Records from a collection
━━━━━━━━━━━━━━━━━━━━

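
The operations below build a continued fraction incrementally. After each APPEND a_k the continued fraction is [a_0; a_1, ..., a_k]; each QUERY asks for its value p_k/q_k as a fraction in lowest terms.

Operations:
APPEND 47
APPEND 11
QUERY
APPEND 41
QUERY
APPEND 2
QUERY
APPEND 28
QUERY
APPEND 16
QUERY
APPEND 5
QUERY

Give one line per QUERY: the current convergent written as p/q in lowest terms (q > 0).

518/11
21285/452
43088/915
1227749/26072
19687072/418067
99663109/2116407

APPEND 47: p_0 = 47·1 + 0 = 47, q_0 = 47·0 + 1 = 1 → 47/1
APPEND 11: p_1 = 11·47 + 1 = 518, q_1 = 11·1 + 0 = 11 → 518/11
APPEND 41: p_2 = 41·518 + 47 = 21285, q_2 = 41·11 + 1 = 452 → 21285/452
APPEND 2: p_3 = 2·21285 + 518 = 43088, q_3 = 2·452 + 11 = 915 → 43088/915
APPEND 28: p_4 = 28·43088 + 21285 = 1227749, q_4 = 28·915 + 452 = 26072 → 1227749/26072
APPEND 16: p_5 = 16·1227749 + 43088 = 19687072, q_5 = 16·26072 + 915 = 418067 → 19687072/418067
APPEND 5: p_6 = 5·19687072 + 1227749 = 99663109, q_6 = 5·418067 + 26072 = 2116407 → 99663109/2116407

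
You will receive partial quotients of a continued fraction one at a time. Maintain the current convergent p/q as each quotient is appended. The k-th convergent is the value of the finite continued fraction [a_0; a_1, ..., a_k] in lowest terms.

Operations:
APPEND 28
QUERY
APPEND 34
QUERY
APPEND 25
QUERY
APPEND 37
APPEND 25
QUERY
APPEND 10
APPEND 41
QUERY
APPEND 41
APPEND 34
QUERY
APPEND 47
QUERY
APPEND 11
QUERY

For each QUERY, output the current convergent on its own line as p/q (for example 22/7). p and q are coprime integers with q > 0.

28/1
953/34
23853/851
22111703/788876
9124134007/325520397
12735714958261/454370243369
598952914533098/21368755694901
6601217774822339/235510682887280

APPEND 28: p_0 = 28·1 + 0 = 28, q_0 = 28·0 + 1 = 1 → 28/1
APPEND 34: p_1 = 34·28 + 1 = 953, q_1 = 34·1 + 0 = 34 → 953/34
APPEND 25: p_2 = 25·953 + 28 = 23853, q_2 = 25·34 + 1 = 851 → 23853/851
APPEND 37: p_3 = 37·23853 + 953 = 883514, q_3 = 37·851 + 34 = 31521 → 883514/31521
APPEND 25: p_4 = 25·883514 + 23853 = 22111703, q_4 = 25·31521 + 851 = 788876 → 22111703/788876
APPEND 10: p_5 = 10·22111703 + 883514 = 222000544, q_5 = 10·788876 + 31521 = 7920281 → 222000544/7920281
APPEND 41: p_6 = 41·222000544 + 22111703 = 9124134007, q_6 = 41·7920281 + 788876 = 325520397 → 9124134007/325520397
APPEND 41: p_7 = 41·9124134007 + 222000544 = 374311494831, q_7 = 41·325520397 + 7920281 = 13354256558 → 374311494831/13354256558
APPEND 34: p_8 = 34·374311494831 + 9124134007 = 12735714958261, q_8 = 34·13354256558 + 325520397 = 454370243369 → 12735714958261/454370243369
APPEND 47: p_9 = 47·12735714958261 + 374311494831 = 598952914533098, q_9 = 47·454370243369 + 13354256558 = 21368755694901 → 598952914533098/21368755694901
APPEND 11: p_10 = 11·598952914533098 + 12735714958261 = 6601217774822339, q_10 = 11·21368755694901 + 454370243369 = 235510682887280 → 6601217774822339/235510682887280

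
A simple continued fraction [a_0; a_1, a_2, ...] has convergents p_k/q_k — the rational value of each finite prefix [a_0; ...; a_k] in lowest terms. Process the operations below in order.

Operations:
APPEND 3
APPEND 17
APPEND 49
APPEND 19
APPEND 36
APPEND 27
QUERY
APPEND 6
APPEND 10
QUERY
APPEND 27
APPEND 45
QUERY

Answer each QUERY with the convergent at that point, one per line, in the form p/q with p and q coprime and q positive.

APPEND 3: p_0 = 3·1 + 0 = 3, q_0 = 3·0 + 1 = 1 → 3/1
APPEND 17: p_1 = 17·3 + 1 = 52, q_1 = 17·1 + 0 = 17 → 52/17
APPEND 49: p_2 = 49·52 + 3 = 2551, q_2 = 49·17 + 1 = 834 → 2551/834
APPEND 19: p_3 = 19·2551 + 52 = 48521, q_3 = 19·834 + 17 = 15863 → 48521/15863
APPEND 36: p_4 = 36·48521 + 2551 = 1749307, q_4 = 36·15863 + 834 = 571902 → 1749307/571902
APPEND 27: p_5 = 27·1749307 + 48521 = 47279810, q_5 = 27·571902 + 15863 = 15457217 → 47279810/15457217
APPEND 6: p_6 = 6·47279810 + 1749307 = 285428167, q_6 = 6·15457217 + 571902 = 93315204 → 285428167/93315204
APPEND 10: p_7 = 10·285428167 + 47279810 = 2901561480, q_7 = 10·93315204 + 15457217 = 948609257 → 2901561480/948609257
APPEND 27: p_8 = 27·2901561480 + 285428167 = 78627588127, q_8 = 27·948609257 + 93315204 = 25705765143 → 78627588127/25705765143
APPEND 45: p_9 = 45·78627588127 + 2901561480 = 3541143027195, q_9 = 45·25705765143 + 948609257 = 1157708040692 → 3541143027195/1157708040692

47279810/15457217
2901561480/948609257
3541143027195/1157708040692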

━━━━━━━━━━━━━━━━━━━━

» **What the task asks**
Please copy out the records exactly as they appear.

» **Exercise output**
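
The operations below build a continued fraction incrementally. After each APPEND a_k the continued fraction is [a_0; a_1, ..., a_k]; each QUERY asks for its value p_k/q_k as a fraction in lowest terms.

Operations:
APPEND 47
APPEND 11
QUERY
APPEND 41
QUERY
APPEND 2
QUERY
APPEND 28
QUERY
APPEND 16
QUERY
APPEND 5
QUERY

Give one line per QUERY: the current convergent written as p/q in lowest terms (q > 0).

518/11
21285/452
43088/915
1227749/26072
19687072/418067
99663109/2116407

APPEND 47: p_0 = 47·1 + 0 = 47, q_0 = 47·0 + 1 = 1 → 47/1
APPEND 11: p_1 = 11·47 + 1 = 518, q_1 = 11·1 + 0 = 11 → 518/11
APPEND 41: p_2 = 41·518 + 47 = 21285, q_2 = 41·11 + 1 = 452 → 21285/452
APPEND 2: p_3 = 2·21285 + 518 = 43088, q_3 = 2·452 + 11 = 915 → 43088/915
APPEND 28: p_4 = 28·43088 + 21285 = 1227749, q_4 = 28·915 + 452 = 26072 → 1227749/26072
APPEND 16: p_5 = 16·1227749 + 43088 = 19687072, q_5 = 16·26072 + 915 = 418067 → 19687072/418067
APPEND 5: p_6 = 5·19687072 + 1227749 = 99663109, q_6 = 5·418067 + 26072 = 2116407 → 99663109/2116407

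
You will receive partial quotients of a continued fraction one at a time. Maintain the current convergent p/q as each quotient is appended. The k-th convergent is the value of the finite continued fraction [a_0; a_1, ..., a_k] in lowest terms.

Operations:
APPEND 28
QUERY
APPEND 34
QUERY
APPEND 25
QUERY
APPEND 37
APPEND 25
QUERY
APPEND 10
APPEND 41
QUERY
APPEND 41
APPEND 34
QUERY
APPEND 47
QUERY
APPEND 11
QUERY

For each QUERY, output the current convergent on its own line as p/q (for example 22/7). p and q are coprime integers with q > 0.

28/1
953/34
23853/851
22111703/788876
9124134007/325520397
12735714958261/454370243369
598952914533098/21368755694901
6601217774822339/235510682887280

APPEND 28: p_0 = 28·1 + 0 = 28, q_0 = 28·0 + 1 = 1 → 28/1
APPEND 34: p_1 = 34·28 + 1 = 953, q_1 = 34·1 + 0 = 34 → 953/34
APPEND 25: p_2 = 25·953 + 28 = 23853, q_2 = 25·34 + 1 = 851 → 23853/851
APPEND 37: p_3 = 37·23853 + 953 = 883514, q_3 = 37·851 + 34 = 31521 → 883514/31521
APPEND 25: p_4 = 25·883514 + 23853 = 22111703, q_4 = 25·31521 + 851 = 788876 → 22111703/788876
APPEND 10: p_5 = 10·22111703 + 883514 = 222000544, q_5 = 10·788876 + 31521 = 7920281 → 222000544/7920281
APPEND 41: p_6 = 41·222000544 + 22111703 = 9124134007, q_6 = 41·7920281 + 788876 = 325520397 → 9124134007/325520397
APPEND 41: p_7 = 41·9124134007 + 222000544 = 374311494831, q_7 = 41·325520397 + 7920281 = 13354256558 → 374311494831/13354256558
APPEND 34: p_8 = 34·374311494831 + 9124134007 = 12735714958261, q_8 = 34·13354256558 + 325520397 = 454370243369 → 12735714958261/454370243369
APPEND 47: p_9 = 47·12735714958261 + 374311494831 = 598952914533098, q_9 = 47·454370243369 + 13354256558 = 21368755694901 → 598952914533098/21368755694901
APPEND 11: p_10 = 11·598952914533098 + 12735714958261 = 6601217774822339, q_10 = 11·21368755694901 + 454370243369 = 235510682887280 → 6601217774822339/235510682887280

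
A simple continued fraction [a_0; a_1, a_2, ...] has convergents p_k/q_k — the rational value of each finite prefix [a_0; ...; a_k] in lowest terms. Process the operations below in order.

Operations:
APPEND 3
APPEND 17
APPEND 49
APPEND 19
APPEND 36
APPEND 27
QUERY
APPEND 6
APPEND 10
QUERY
APPEND 27
APPEND 45
QUERY

Answer each QUERY with the convergent at that point, one per line, in the form p/q with p and q coprime and q positive.

APPEND 3: p_0 = 3·1 + 0 = 3, q_0 = 3·0 + 1 = 1 → 3/1
APPEND 17: p_1 = 17·3 + 1 = 52, q_1 = 17·1 + 0 = 17 → 52/17
APPEND 49: p_2 = 49·52 + 3 = 2551, q_2 = 49·17 + 1 = 834 → 2551/834
APPEND 19: p_3 = 19·2551 + 52 = 48521, q_3 = 19·834 + 17 = 15863 → 48521/15863
APPEND 36: p_4 = 36·48521 + 2551 = 1749307, q_4 = 36·15863 + 834 = 571902 → 1749307/571902
APPEND 27: p_5 = 27·1749307 + 48521 = 47279810, q_5 = 27·571902 + 15863 = 15457217 → 47279810/15457217
APPEND 6: p_6 = 6·47279810 + 1749307 = 285428167, q_6 = 6·15457217 + 571902 = 93315204 → 285428167/93315204
APPEND 10: p_7 = 10·285428167 + 47279810 = 2901561480, q_7 = 10·93315204 + 15457217 = 948609257 → 2901561480/948609257
APPEND 27: p_8 = 27·2901561480 + 285428167 = 78627588127, q_8 = 27·948609257 + 93315204 = 25705765143 → 78627588127/25705765143
APPEND 45: p_9 = 45·78627588127 + 2901561480 = 3541143027195, q_9 = 45·25705765143 + 948609257 = 1157708040692 → 3541143027195/1157708040692

47279810/15457217
2901561480/948609257
3541143027195/1157708040692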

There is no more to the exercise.